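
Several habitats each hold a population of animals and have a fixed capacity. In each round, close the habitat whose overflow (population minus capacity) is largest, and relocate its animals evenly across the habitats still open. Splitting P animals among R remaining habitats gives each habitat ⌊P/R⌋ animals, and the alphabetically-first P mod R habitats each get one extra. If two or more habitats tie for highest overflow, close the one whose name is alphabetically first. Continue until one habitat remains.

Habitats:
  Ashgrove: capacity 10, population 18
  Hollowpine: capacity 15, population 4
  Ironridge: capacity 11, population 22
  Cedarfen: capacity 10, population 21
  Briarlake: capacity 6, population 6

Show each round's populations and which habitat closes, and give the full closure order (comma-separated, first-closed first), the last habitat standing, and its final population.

Round 1: Ashgrove=18 Briarlake=6 Cedarfen=21 Hollowpine=4 Ironridge=22 → close Cedarfen (overflow 11)
  21÷4 = 5 each, +1 to first 1
Round 2: Ashgrove=24 Briarlake=11 Hollowpine=9 Ironridge=27 → close Ironridge (overflow 16)
  27÷3 = 9 each, +1 to first 0
Round 3: Ashgrove=33 Briarlake=20 Hollowpine=18 → close Ashgrove (overflow 23)
  33÷2 = 16 each, +1 to first 1
Round 4: Briarlake=37 Hollowpine=34 → close Briarlake (overflow 31)
  37÷1 = 37 each, +1 to first 0

Closure order: Cedarfen, Ironridge, Ashgrove, Briarlake
Last habitat: Hollowpine with 71 animals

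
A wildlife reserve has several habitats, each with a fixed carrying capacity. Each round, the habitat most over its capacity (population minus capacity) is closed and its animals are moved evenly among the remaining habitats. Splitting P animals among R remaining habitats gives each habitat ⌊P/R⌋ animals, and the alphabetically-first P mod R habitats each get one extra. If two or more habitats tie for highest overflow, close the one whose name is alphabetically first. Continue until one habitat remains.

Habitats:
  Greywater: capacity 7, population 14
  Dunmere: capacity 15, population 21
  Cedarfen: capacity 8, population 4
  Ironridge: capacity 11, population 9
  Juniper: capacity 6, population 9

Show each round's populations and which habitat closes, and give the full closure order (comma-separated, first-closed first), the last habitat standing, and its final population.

Round 1: Cedarfen=4 Dunmere=21 Greywater=14 Ironridge=9 Juniper=9 → close Greywater (overflow 7)
  14÷4 = 3 each, +1 to first 2
Round 2: Cedarfen=8 Dunmere=25 Ironridge=12 Juniper=12 → close Dunmere (overflow 10)
  25÷3 = 8 each, +1 to first 1
Round 3: Cedarfen=17 Ironridge=20 Juniper=20 → close Juniper (overflow 14)
  20÷2 = 10 each, +1 to first 0
Round 4: Cedarfen=27 Ironridge=30 → close Cedarfen (overflow 19)
  27÷1 = 27 each, +1 to first 0

Closure order: Greywater, Dunmere, Juniper, Cedarfen
Last habitat: Ironridge with 57 animals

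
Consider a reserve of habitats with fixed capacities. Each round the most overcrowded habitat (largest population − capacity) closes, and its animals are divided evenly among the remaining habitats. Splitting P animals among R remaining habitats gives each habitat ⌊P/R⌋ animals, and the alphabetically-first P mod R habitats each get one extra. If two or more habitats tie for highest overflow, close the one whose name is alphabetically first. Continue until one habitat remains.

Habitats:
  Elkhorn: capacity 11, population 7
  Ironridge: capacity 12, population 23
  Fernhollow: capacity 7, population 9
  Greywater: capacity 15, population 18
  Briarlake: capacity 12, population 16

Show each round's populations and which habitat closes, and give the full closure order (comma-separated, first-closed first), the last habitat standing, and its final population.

Round 1: Briarlake=16 Elkhorn=7 Fernhollow=9 Greywater=18 Ironridge=23 → close Ironridge (overflow 11)
  23÷4 = 5 each, +1 to first 3
Round 2: Briarlake=22 Elkhorn=13 Fernhollow=15 Greywater=23 → close Briarlake (overflow 10)
  22÷3 = 7 each, +1 to first 1
Round 3: Elkhorn=21 Fernhollow=22 Greywater=30 → close Fernhollow (overflow 15)
  22÷2 = 11 each, +1 to first 0
Round 4: Elkhorn=32 Greywater=41 → close Greywater (overflow 26)
  41÷1 = 41 each, +1 to first 0

Closure order: Ironridge, Briarlake, Fernhollow, Greywater
Last habitat: Elkhorn with 73 animals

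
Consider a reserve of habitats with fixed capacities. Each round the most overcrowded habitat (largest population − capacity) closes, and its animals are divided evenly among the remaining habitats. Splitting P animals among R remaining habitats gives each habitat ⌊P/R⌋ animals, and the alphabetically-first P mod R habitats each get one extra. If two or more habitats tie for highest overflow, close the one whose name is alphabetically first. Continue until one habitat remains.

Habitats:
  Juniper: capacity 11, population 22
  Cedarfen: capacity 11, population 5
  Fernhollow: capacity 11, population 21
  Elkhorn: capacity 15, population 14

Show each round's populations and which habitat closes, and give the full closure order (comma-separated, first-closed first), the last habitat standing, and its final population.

Round 1: Cedarfen=5 Elkhorn=14 Fernhollow=21 Juniper=22 → close Juniper (overflow 11)
  22÷3 = 7 each, +1 to first 1
Round 2: Cedarfen=13 Elkhorn=21 Fernhollow=28 → close Fernhollow (overflow 17)
  28÷2 = 14 each, +1 to first 0
Round 3: Cedarfen=27 Elkhorn=35 → close Elkhorn (overflow 20)
  35÷1 = 35 each, +1 to first 0

Closure order: Juniper, Fernhollow, Elkhorn
Last habitat: Cedarfen with 62 animals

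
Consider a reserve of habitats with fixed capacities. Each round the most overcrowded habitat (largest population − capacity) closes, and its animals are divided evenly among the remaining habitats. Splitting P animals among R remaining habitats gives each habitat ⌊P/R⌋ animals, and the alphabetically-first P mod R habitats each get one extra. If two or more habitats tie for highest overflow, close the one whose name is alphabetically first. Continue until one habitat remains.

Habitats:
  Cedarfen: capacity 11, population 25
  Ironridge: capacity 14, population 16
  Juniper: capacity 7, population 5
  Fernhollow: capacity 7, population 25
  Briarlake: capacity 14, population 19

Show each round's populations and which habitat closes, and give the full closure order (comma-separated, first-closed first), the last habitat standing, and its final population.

Closure order: Fernhollow, Cedarfen, Briarlake, Ironridge
Last habitat: Juniper with 90 animals

Round 1: Briarlake=19 Cedarfen=25 Fernhollow=25 Ironridge=16 Juniper=5 → close Fernhollow (overflow 18)
  25÷4 = 6 each, +1 to first 1
Round 2: Briarlake=26 Cedarfen=31 Ironridge=22 Juniper=11 → close Cedarfen (overflow 20)
  31÷3 = 10 each, +1 to first 1
Round 3: Briarlake=37 Ironridge=32 Juniper=21 → close Briarlake (overflow 23)
  37÷2 = 18 each, +1 to first 1
Round 4: Ironridge=51 Juniper=39 → close Ironridge (overflow 37)
  51÷1 = 51 each, +1 to first 0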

◆ WHAT YOU SHOULD DO
Retype all of the records so that every line matches the original exactly.

◆ RESULT FOR THIS EXERCISE
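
Several habitats each hold a population of animals and have a fixed capacity. In each round, close the habitat whose overflow (population minus capacity) is largest, and relocate its animals evenly across the habitats still open. Splitting P animals among R remaining habitats gives each habitat ⌊P/R⌋ animals, and the alphabetically-first P mod R habitats each get one extra. If two or more habitats tie for highest overflow, close the one whose name is alphabetically first. Continue until one habitat remains.

Habitats:
  Ashgrove: capacity 10, population 18
  Hollowpine: capacity 15, population 4
  Ironridge: capacity 11, population 22
  Cedarfen: capacity 10, population 21
  Briarlake: capacity 6, population 6

Show each round's populations and which habitat closes, and give the full closure order (comma-separated, first-closed first), the last habitat standing, and its final population.

Round 1: Ashgrove=18 Briarlake=6 Cedarfen=21 Hollowpine=4 Ironridge=22 → close Cedarfen (overflow 11)
  21÷4 = 5 each, +1 to first 1
Round 2: Ashgrove=24 Briarlake=11 Hollowpine=9 Ironridge=27 → close Ironridge (overflow 16)
  27÷3 = 9 each, +1 to first 0
Round 3: Ashgrove=33 Briarlake=20 Hollowpine=18 → close Ashgrove (overflow 23)
  33÷2 = 16 each, +1 to first 1
Round 4: Briarlake=37 Hollowpine=34 → close Briarlake (overflow 31)
  37÷1 = 37 each, +1 to first 0

Closure order: Cedarfen, Ironridge, Ashgrove, Briarlake
Last habitat: Hollowpine with 71 animals

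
A wildlife reserve has several habitats, each with a fixed carrying capacity. Each round, the habitat most over its capacity (population minus capacity) is closed and its animals are moved evenly among the remaining habitats. Splitting P animals among R remaining habitats gives each habitat ⌊P/R⌋ animals, and the alphabetically-first P mod R habitats each get one extra. If two or more habitats tie for highest overflow, close the one whose name is alphabetically first. Continue until one habitat remains.

Habitats:
  Greywater: capacity 7, population 14
  Dunmere: capacity 15, population 21
  Cedarfen: capacity 8, population 4
  Ironridge: capacity 11, population 9
  Juniper: capacity 6, population 9

Show each round's populations and which habitat closes, and give the full closure order (comma-separated, first-closed first), the last habitat standing, and its final population.

Round 1: Cedarfen=4 Dunmere=21 Greywater=14 Ironridge=9 Juniper=9 → close Greywater (overflow 7)
  14÷4 = 3 each, +1 to first 2
Round 2: Cedarfen=8 Dunmere=25 Ironridge=12 Juniper=12 → close Dunmere (overflow 10)
  25÷3 = 8 each, +1 to first 1
Round 3: Cedarfen=17 Ironridge=20 Juniper=20 → close Juniper (overflow 14)
  20÷2 = 10 each, +1 to first 0
Round 4: Cedarfen=27 Ironridge=30 → close Cedarfen (overflow 19)
  27÷1 = 27 each, +1 to first 0

Closure order: Greywater, Dunmere, Juniper, Cedarfen
Last habitat: Ironridge with 57 animals

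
Consider a reserve of habitats with fixed capacities. Each round the most overcrowded habitat (largest population − capacity) closes, and its animals are divided evenly among the remaining habitats. Splitting P animals among R remaining habitats gives each habitat ⌊P/R⌋ animals, and the alphabetically-first P mod R habitats each get one extra. If two or more habitats tie for highest overflow, close the one whose name is alphabetically first. Continue until one habitat remains.

Habitats:
  Elkhorn: capacity 11, population 7
  Ironridge: capacity 12, population 23
  Fernhollow: capacity 7, population 9
  Greywater: capacity 15, population 18
  Briarlake: capacity 12, population 16

Show each round's populations and which habitat closes, and give the full closure order (comma-separated, first-closed first), the last habitat standing, and its final population.

Round 1: Briarlake=16 Elkhorn=7 Fernhollow=9 Greywater=18 Ironridge=23 → close Ironridge (overflow 11)
  23÷4 = 5 each, +1 to first 3
Round 2: Briarlake=22 Elkhorn=13 Fernhollow=15 Greywater=23 → close Briarlake (overflow 10)
  22÷3 = 7 each, +1 to first 1
Round 3: Elkhorn=21 Fernhollow=22 Greywater=30 → close Fernhollow (overflow 15)
  22÷2 = 11 each, +1 to first 0
Round 4: Elkhorn=32 Greywater=41 → close Greywater (overflow 26)
  41÷1 = 41 each, +1 to first 0

Closure order: Ironridge, Briarlake, Fernhollow, Greywater
Last habitat: Elkhorn with 73 animals

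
Consider a reserve of habitats with fixed capacities. Each round the most overcrowded habitat (largest population − capacity) closes, and its animals are divided evenly among the remaining habitats. Splitting P animals among R remaining habitats gives each habitat ⌊P/R⌋ animals, and the alphabetically-first P mod R habitats each get one extra. If two or more habitats tie for highest overflow, close the one whose name is alphabetically first. Continue until one habitat remains.

Habitats:
  Juniper: capacity 11, population 22
  Cedarfen: capacity 11, population 5
  Fernhollow: capacity 11, population 21
  Elkhorn: capacity 15, population 14

Show each round's populations and which habitat closes, and give the full closure order (comma-separated, first-closed first), the last habitat standing, and its final population.

Round 1: Cedarfen=5 Elkhorn=14 Fernhollow=21 Juniper=22 → close Juniper (overflow 11)
  22÷3 = 7 each, +1 to first 1
Round 2: Cedarfen=13 Elkhorn=21 Fernhollow=28 → close Fernhollow (overflow 17)
  28÷2 = 14 each, +1 to first 0
Round 3: Cedarfen=27 Elkhorn=35 → close Elkhorn (overflow 20)
  35÷1 = 35 each, +1 to first 0

Closure order: Juniper, Fernhollow, Elkhorn
Last habitat: Cedarfen with 62 animals

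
Consider a reserve of habitats with fixed capacities. Each round the most overcrowded habitat (largest population − capacity) closes, and its animals are divided evenly among the remaining habitats. Splitting P animals among R remaining habitats gives each habitat ⌊P/R⌋ animals, and the alphabetically-first P mod R habitats each get one extra. If two or more habitats tie for highest overflow, close the one whose name is alphabetically first. Continue until one habitat remains.

Habitats:
  Cedarfen: capacity 11, population 25
  Ironridge: capacity 14, population 16
  Juniper: capacity 7, population 5
  Fernhollow: capacity 7, population 25
  Briarlake: capacity 14, population 19

Show each round's populations and which habitat closes, and give the full closure order (comma-separated, first-closed first), the last habitat standing, and its final population.

Closure order: Fernhollow, Cedarfen, Briarlake, Ironridge
Last habitat: Juniper with 90 animals

Round 1: Briarlake=19 Cedarfen=25 Fernhollow=25 Ironridge=16 Juniper=5 → close Fernhollow (overflow 18)
  25÷4 = 6 each, +1 to first 1
Round 2: Briarlake=26 Cedarfen=31 Ironridge=22 Juniper=11 → close Cedarfen (overflow 20)
  31÷3 = 10 each, +1 to first 1
Round 3: Briarlake=37 Ironridge=32 Juniper=21 → close Briarlake (overflow 23)
  37÷2 = 18 each, +1 to first 1
Round 4: Ironridge=51 Juniper=39 → close Ironridge (overflow 37)
  51÷1 = 51 each, +1 to first 0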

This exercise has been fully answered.